■ Task to carry out
Quote exactly and only this range of lines in the data below: the line that holds "(Minimize the maximum loss)" to the line that holds "Both firms have zero marginal cost.", both included.

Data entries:
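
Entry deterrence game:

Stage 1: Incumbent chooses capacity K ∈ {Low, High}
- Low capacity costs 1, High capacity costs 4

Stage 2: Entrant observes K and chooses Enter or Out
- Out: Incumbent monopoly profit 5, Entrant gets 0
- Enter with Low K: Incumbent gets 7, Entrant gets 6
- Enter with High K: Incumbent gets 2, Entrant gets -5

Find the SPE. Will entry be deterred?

SPE: (Low, Enter|Low, Out|High); Entry not deterred. Incumbent net profit = 6, Entrant gets 6

Work:
After Low K: Entrant enters (6 > 0)
After High K: Entrant stays out (-5 < 0)
Incumbent: Low → 7−1=6, High → 5−4=1
Incumbent chooses Low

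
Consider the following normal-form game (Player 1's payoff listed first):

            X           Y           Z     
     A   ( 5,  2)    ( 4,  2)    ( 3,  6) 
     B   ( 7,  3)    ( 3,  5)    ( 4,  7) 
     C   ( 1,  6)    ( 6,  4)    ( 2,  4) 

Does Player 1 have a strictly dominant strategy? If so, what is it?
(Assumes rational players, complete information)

No strictly dominant strategy exists for Player 1

Work:
A strategy strictly dominates another if it gives a strictly higher payoff against every opponent action. Compare each pair of P1's strategies column-by-column:
  A vs B: [5 vs 7, 4 vs 3, 3 vs 4] → A does not strictly dominate B (column X: 5 ≤ 7)
  A vs C: [5 vs 1, 4 vs 6, 3 vs 2] → A does not strictly dominate C (column Y: 4 ≤ 6)
  B vs A: [7 vs 5, 3 vs 4, 4 vs 3] → B does not strictly dominate A (column Y: 3 ≤ 4)
  B vs C: [7 vs 1, 3 vs 6, 4 vs 2] → B does not strictly dominate C (column Y: 3 ≤ 6)
  C vs A: [1 vs 5, 6 vs 4, 2 vs 3] → C does not strictly dominate A (column X: 1 ≤ 5)
  C vs B: [1 vs 7, 6 vs 3, 2 vs 4] → C does not strictly dominate B (column X: 1 ≤ 7)
No single strategy strictly dominates all others → no strictly dominant strategy.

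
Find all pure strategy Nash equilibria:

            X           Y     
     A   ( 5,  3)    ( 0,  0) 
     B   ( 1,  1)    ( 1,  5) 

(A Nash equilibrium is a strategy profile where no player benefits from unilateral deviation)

Nash equilibrium: (A, X), (B, Y)

Work:
Best responses:
  P1 vs X: payoffs [5, 1] → best response A (payoff 5)
  P1 vs Y: payoffs [0, 1] → best response B (payoff 1)
  P2 vs A: payoffs [3, 0] → best response X (payoff 3)
  P2 vs B: payoffs [1, 5] → best response Y (payoff 5)
Mutual best responses: (A,X), (B,Y) → Nash equilibria.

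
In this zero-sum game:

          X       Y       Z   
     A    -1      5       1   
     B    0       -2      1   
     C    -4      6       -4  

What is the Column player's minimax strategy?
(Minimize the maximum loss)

Column should play X, value = 0

Work:
Column player minimizes Row's maximum payoff:
Column X: max payoff to Row = 0
Column Y: max payoff to Row = 6
Column Z: max payoff to Row = 1
Minimum is 0, achieved by column X.
Minimax strategy: X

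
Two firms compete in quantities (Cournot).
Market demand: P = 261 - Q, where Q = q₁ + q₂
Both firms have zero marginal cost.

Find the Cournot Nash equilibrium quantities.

q₁* = q₂* = 87.0; P* = 87.0

Work:
Profit: π_i = P·q_i = (a - q_i - q_j)·q_i
FOC: ∂π_i/∂q_i = a - 2q_i - q_j = 0
Reaction function: q_i = (261 - q_j)/2
Symmetry: q* = 261/3 = 87.0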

■ Problem solution
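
(Minimize the maximum loss)

Column should play X, value = 0

Work:
Column player minimizes Row's maximum payoff:
Column X: max payoff to Row = 0
Column Y: max payoff to Row = 6
Column Z: max payoff to Row = 1
Minimum is 0, achieved by column X.
Minimax strategy: X

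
Two firms compete in quantities (Cournot).
Market demand: P = 261 - Q, where Q = q₁ + q₂
Both firms have zero marginal cost.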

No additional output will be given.